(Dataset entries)
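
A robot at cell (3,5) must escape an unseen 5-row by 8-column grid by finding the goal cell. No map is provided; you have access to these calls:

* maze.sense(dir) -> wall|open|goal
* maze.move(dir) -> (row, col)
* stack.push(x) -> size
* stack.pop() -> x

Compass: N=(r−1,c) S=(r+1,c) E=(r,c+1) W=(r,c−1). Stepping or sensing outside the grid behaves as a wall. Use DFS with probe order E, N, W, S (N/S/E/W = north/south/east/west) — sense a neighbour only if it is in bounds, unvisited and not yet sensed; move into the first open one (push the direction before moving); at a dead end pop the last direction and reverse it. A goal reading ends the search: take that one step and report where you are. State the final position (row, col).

→ maze.sense(dir=east)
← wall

→ maze.sense(dir=north)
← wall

→ maze.sense(dir=west)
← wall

→ maze.sense(dir=south)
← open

→ stack.push(x=south)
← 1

→ maze.move(dir=south)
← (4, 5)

→ maze.sense(dir=east)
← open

→ stack.push(x=east)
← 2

→ maze.move(dir=east)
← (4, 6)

→ maze.sense(dir=east)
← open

→ stack.push(x=east)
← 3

→ maze.move(dir=east)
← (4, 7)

→ maze.sense(dir=north)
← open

→ stack.push(x=north)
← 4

→ maze.move(dir=north)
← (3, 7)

→ maze.sense(dir=north)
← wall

→ stack.pop()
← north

→ maze.move(dir=south)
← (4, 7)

→ stack.pop()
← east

→ maze.move(dir=west)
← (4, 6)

→ stack.pop()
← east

→ maze.move(dir=west)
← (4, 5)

→ maze.sense(dir=west)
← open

→ stack.push(x=west)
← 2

→ maze.move(dir=west)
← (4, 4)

→ maze.sense(dir=west)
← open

→ stack.push(x=west)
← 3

→ maze.move(dir=west)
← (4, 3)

→ maze.sense(dir=north)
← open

→ stack.push(x=north)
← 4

→ maze.move(dir=north)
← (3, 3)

→ maze.sense(dir=north)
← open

→ stack.push(x=north)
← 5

→ maze.move(dir=north)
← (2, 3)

→ maze.sense(dir=east)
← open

→ stack.push(x=east)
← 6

→ maze.move(dir=east)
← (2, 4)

→ maze.sense(dir=north)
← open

→ stack.push(x=north)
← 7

→ maze.move(dir=north)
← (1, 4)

→ maze.sense(dir=east)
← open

→ stack.push(x=east)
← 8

→ maze.move(dir=east)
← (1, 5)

→ maze.sense(dir=east)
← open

→ stack.push(x=east)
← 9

→ maze.move(dir=east)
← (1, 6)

→ maze.sense(dir=east)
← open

→ stack.push(x=east)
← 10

→ maze.move(dir=east)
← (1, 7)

→ maze.sense(dir=north)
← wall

→ stack.pop()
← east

→ maze.move(dir=west)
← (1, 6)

→ maze.sense(dir=north)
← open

→ stack.push(x=north)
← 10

→ maze.move(dir=north)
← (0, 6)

→ maze.sense(dir=west)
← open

→ stack.push(x=west)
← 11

→ maze.move(dir=west)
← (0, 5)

→ maze.sense(dir=west)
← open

→ stack.push(x=west)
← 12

→ maze.move(dir=west)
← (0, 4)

→ maze.sense(dir=west)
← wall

→ stack.pop()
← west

→ maze.move(dir=east)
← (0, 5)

→ stack.pop()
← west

→ maze.move(dir=east)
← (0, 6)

→ stack.pop()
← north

→ maze.move(dir=south)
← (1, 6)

→ maze.sense(dir=south)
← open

→ stack.push(x=south)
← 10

→ maze.move(dir=south)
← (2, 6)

→ stack.pop()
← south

→ maze.move(dir=north)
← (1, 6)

→ stack.pop()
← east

→ maze.move(dir=west)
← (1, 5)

→ stack.pop()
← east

→ maze.move(dir=west)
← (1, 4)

→ maze.sense(dir=west)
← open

→ stack.push(x=west)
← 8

→ maze.move(dir=west)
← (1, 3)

→ maze.sense(dir=west)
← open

→ stack.push(x=west)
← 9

→ maze.move(dir=west)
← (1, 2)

→ maze.sense(dir=north)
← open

→ stack.push(x=north)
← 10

→ maze.move(dir=north)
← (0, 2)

→ maze.sense(dir=west)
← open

→ stack.push(x=west)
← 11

→ maze.move(dir=west)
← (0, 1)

→ maze.sense(dir=west)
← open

→ stack.push(x=west)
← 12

→ maze.move(dir=west)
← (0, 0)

→ maze.sense(dir=south)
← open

→ stack.push(x=south)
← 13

→ maze.move(dir=south)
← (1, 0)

→ maze.sense(dir=east)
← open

→ stack.push(x=east)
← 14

→ maze.move(dir=east)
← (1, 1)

→ maze.sense(dir=south)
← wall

→ stack.pop()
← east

→ maze.move(dir=west)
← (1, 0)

→ maze.sense(dir=south)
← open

→ stack.push(x=south)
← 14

→ maze.move(dir=south)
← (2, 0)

→ maze.sense(dir=south)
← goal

→ maze.move(dir=south)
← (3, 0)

Answer: (3, 0)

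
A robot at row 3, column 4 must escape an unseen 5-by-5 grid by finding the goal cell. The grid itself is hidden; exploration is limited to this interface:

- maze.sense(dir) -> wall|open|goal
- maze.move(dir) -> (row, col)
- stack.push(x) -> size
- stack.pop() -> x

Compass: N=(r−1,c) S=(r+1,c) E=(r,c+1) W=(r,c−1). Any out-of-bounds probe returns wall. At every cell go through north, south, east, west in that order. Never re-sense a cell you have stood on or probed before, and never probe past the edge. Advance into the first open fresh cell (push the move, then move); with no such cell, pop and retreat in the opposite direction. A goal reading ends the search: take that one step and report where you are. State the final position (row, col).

Do: sense[dir='north']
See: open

Do: push[x='north']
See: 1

Do: move[dir='north']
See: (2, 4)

Do: sense[dir='north']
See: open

Do: push[x='north']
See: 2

Do: move[dir='north']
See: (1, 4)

Do: sense[dir='north']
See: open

Do: push[x='north']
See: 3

Do: move[dir='north']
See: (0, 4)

Do: sense[dir='west']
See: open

Do: push[x='west']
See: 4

Do: move[dir='west']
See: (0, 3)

Do: sense[dir='south']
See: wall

Do: sense[dir='west']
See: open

Do: push[x='west']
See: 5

Do: move[dir='west']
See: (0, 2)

Do: sense[dir='south']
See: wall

Do: sense[dir='west']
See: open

Do: push[x='west']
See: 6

Do: move[dir='west']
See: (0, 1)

Do: sense[dir='south']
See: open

Do: push[x='south']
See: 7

Do: move[dir='south']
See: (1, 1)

Do: sense[dir='south']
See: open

Do: push[x='south']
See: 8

Do: move[dir='south']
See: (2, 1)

Do: sense[dir='south']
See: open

Do: push[x='south']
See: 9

Do: move[dir='south']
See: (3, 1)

Do: sense[dir='south']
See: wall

Do: sense[dir='east']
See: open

Do: push[x='east']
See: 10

Do: move[dir='east']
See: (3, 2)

Do: sense[dir='north']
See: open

Do: push[x='north']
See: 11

Do: move[dir='north']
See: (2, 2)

Do: sense[dir='east']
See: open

Do: push[x='east']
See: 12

Do: move[dir='east']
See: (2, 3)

Do: sense[dir='south']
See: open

Do: push[x='south']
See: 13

Do: move[dir='south']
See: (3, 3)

Do: sense[dir='south']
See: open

Do: push[x='south']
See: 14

Do: move[dir='south']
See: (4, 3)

Do: sense[dir='east']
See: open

Do: push[x='east']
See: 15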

WORK TO COMPLETE → The entries shown above should be copied out word for word.

FINISHED EXERCISE →
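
A robot at cell (3,5) must escape an unseen 5-row by 8-column grid by finding the goal cell. No map is provided; you have access to these calls:

* maze.sense(dir) -> wall|open|goal
* maze.move(dir) -> (row, col)
* stack.push(x) -> size
* stack.pop() -> x

Compass: N=(r−1,c) S=(r+1,c) E=(r,c+1) W=(r,c−1). Stepping or sensing outside the grid behaves as a wall. Use DFS with probe order E, N, W, S (N/S/E/W = north/south/east/west) — sense a neighbour only if it is in bounds, unvisited and not yet sensed; move into the first open one (push the direction before moving); at a dead end pop the last direction and reverse it. A goal reading ends the search: take that one step and report where you are. State the final position (row, col).

→ maze.sense(dir=east)
← wall

→ maze.sense(dir=north)
← wall

→ maze.sense(dir=west)
← wall

→ maze.sense(dir=south)
← open

→ stack.push(x=south)
← 1

→ maze.move(dir=south)
← (4, 5)

→ maze.sense(dir=east)
← open

→ stack.push(x=east)
← 2

→ maze.move(dir=east)
← (4, 6)

→ maze.sense(dir=east)
← open

→ stack.push(x=east)
← 3

→ maze.move(dir=east)
← (4, 7)

→ maze.sense(dir=north)
← open

→ stack.push(x=north)
← 4

→ maze.move(dir=north)
← (3, 7)

→ maze.sense(dir=north)
← wall

→ stack.pop()
← north

→ maze.move(dir=south)
← (4, 7)

→ stack.pop()
← east

→ maze.move(dir=west)
← (4, 6)

→ stack.pop()
← east

→ maze.move(dir=west)
← (4, 5)

→ maze.sense(dir=west)
← open

→ stack.push(x=west)
← 2

→ maze.move(dir=west)
← (4, 4)

→ maze.sense(dir=west)
← open

→ stack.push(x=west)
← 3

→ maze.move(dir=west)
← (4, 3)

→ maze.sense(dir=north)
← open

→ stack.push(x=north)
← 4

→ maze.move(dir=north)
← (3, 3)

→ maze.sense(dir=north)
← open

→ stack.push(x=north)
← 5

→ maze.move(dir=north)
← (2, 3)

→ maze.sense(dir=east)
← open

→ stack.push(x=east)
← 6

→ maze.move(dir=east)
← (2, 4)

→ maze.sense(dir=north)
← open

→ stack.push(x=north)
← 7

→ maze.move(dir=north)
← (1, 4)

→ maze.sense(dir=east)
← open

→ stack.push(x=east)
← 8

→ maze.move(dir=east)
← (1, 5)

→ maze.sense(dir=east)
← open

→ stack.push(x=east)
← 9

→ maze.move(dir=east)
← (1, 6)

→ maze.sense(dir=east)
← open

→ stack.push(x=east)
← 10

→ maze.move(dir=east)
← (1, 7)

→ maze.sense(dir=north)
← wall

→ stack.pop()
← east

→ maze.move(dir=west)
← (1, 6)

→ maze.sense(dir=north)
← open

→ stack.push(x=north)
← 10

→ maze.move(dir=north)
← (0, 6)

→ maze.sense(dir=west)
← open

→ stack.push(x=west)
← 11

→ maze.move(dir=west)
← (0, 5)

→ maze.sense(dir=west)
← open

→ stack.push(x=west)
← 12

→ maze.move(dir=west)
← (0, 4)

→ maze.sense(dir=west)
← wall

→ stack.pop()
← west

→ maze.move(dir=east)
← (0, 5)

→ stack.pop()
← west

→ maze.move(dir=east)
← (0, 6)

→ stack.pop()
← north

→ maze.move(dir=south)
← (1, 6)

→ maze.sense(dir=south)
← open

→ stack.push(x=south)
← 10

→ maze.move(dir=south)
← (2, 6)

→ stack.pop()
← south

→ maze.move(dir=north)
← (1, 6)

→ stack.pop()
← east

→ maze.move(dir=west)
← (1, 5)

→ stack.pop()
← east

→ maze.move(dir=west)
← (1, 4)

→ maze.sense(dir=west)
← open

→ stack.push(x=west)
← 8

→ maze.move(dir=west)
← (1, 3)

→ maze.sense(dir=west)
← open

→ stack.push(x=west)
← 9

→ maze.move(dir=west)
← (1, 2)

→ maze.sense(dir=north)
← open

→ stack.push(x=north)
← 10

→ maze.move(dir=north)
← (0, 2)

→ maze.sense(dir=west)
← open

→ stack.push(x=west)
← 11

→ maze.move(dir=west)
← (0, 1)

→ maze.sense(dir=west)
← open

→ stack.push(x=west)
← 12

→ maze.move(dir=west)
← (0, 0)

→ maze.sense(dir=south)
← open

→ stack.push(x=south)
← 13

→ maze.move(dir=south)
← (1, 0)

→ maze.sense(dir=east)
← open

→ stack.push(x=east)
← 14

→ maze.move(dir=east)
← (1, 1)

→ maze.sense(dir=south)
← wall

→ stack.pop()
← east

→ maze.move(dir=west)
← (1, 0)

→ maze.sense(dir=south)
← open

→ stack.push(x=south)
← 14

→ maze.move(dir=south)
← (2, 0)

→ maze.sense(dir=south)
← goal

→ maze.move(dir=south)
← (3, 0)

Answer: (3, 0)

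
A robot at row 3, column 4 must escape an unseen 5-by-5 grid by finding the goal cell. The grid itself is hidden; exploration is limited to this interface:

- maze.sense(dir) -> wall|open|goal
- maze.move(dir) -> (row, col)
- stack.push(x) -> size
- stack.pop() -> x

Compass: N=(r−1,c) S=(r+1,c) E=(r,c+1) W=(r,c−1). Any out-of-bounds probe returns wall. At every cell go through north, south, east, west in that order. Never re-sense a cell you have stood on or probed before, and never probe past the edge. Advance into the first open fresh cell (push the move, then move); with no such cell, pop and retreat in the opposite direction. A goal reading ends the search: take that one step and report where you are. State the final position (row, col).

Do: sense[dir='north']
See: open

Do: push[x='north']
See: 1

Do: move[dir='north']
See: (2, 4)

Do: sense[dir='north']
See: open

Do: push[x='north']
See: 2

Do: move[dir='north']
See: (1, 4)

Do: sense[dir='north']
See: open

Do: push[x='north']
See: 3

Do: move[dir='north']
See: (0, 4)

Do: sense[dir='west']
See: open

Do: push[x='west']
See: 4

Do: move[dir='west']
See: (0, 3)

Do: sense[dir='south']
See: wall

Do: sense[dir='west']
See: open

Do: push[x='west']
See: 5

Do: move[dir='west']
See: (0, 2)

Do: sense[dir='south']
See: wall

Do: sense[dir='west']
See: open

Do: push[x='west']
See: 6

Do: move[dir='west']
See: (0, 1)

Do: sense[dir='south']
See: open

Do: push[x='south']
See: 7

Do: move[dir='south']
See: (1, 1)

Do: sense[dir='south']
See: open

Do: push[x='south']
See: 8

Do: move[dir='south']
See: (2, 1)

Do: sense[dir='south']
See: open

Do: push[x='south']
See: 9

Do: move[dir='south']
See: (3, 1)

Do: sense[dir='south']
See: wall

Do: sense[dir='east']
See: open

Do: push[x='east']
See: 10

Do: move[dir='east']
See: (3, 2)

Do: sense[dir='north']
See: open

Do: push[x='north']
See: 11

Do: move[dir='north']
See: (2, 2)

Do: sense[dir='east']
See: open

Do: push[x='east']
See: 12

Do: move[dir='east']
See: (2, 3)

Do: sense[dir='south']
See: open

Do: push[x='south']
See: 13

Do: move[dir='south']
See: (3, 3)

Do: sense[dir='south']
See: open

Do: push[x='south']
See: 14

Do: move[dir='south']
See: (4, 3)

Do: sense[dir='east']
See: open

Do: push[x='east']
See: 15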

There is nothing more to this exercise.